_TASK OBJECTIVE_
Go through the records line by line from the top and repeat each one exactly, ending with the line that contains "1. Final Vowel".

◆ ◆ ◆ ◆

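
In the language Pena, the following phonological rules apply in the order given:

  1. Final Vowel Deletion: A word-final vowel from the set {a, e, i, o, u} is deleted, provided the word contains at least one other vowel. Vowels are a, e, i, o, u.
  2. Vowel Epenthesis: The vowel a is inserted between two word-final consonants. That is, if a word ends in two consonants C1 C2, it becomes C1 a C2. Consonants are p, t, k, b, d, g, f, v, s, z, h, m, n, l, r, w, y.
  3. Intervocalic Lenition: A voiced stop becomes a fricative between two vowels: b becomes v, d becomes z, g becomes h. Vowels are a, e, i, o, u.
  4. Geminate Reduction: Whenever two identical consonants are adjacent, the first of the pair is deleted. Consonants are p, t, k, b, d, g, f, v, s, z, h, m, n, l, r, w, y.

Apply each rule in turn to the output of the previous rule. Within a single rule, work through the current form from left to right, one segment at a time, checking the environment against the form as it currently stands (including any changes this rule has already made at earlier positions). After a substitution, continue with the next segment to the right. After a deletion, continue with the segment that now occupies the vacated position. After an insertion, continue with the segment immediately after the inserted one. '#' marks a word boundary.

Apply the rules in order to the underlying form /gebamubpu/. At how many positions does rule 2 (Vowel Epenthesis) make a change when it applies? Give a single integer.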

◆ ◆ ◆ ◆

_THE COMPLETED TASK_
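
In the language Pena, the following phonological rules apply in the order given:

  1. Final Vowel Deletion: A word-final vowel from the set {a, e, i, o, u} is deleted, provided the word contains at least one other vowel. Vowels are a, e, i, o, u.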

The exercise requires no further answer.